BEGIN Dataset extract

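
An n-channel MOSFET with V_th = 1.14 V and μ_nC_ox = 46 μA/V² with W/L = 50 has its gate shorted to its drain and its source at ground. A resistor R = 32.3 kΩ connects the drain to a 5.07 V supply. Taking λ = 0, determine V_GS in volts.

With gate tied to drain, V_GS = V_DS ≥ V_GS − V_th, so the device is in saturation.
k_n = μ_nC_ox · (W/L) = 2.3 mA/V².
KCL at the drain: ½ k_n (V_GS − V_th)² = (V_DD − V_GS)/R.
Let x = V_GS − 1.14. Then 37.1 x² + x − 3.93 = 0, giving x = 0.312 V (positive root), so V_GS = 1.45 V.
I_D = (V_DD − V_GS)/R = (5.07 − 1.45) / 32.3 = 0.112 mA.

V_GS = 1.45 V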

END Dataset extract

» **Exercise prompt**
Would you set down every entry again, exactly?

» **Response to this task**
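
An n-channel MOSFET with V_th = 1.14 V and μ_nC_ox = 46 μA/V² with W/L = 50 has its gate shorted to its drain and its source at ground. A resistor R = 32.3 kΩ connects the drain to a 5.07 V supply. Taking λ = 0, determine V_GS in volts.

With gate tied to drain, V_GS = V_DS ≥ V_GS − V_th, so the device is in saturation.
k_n = μ_nC_ox · (W/L) = 2.3 mA/V².
KCL at the drain: ½ k_n (V_GS − V_th)² = (V_DD − V_GS)/R.
Let x = V_GS − 1.14. Then 37.1 x² + x − 3.93 = 0, giving x = 0.312 V (positive root), so V_GS = 1.45 V.
I_D = (V_DD − V_GS)/R = (5.07 − 1.45) / 32.3 = 0.112 mA.

V_GS = 1.45 V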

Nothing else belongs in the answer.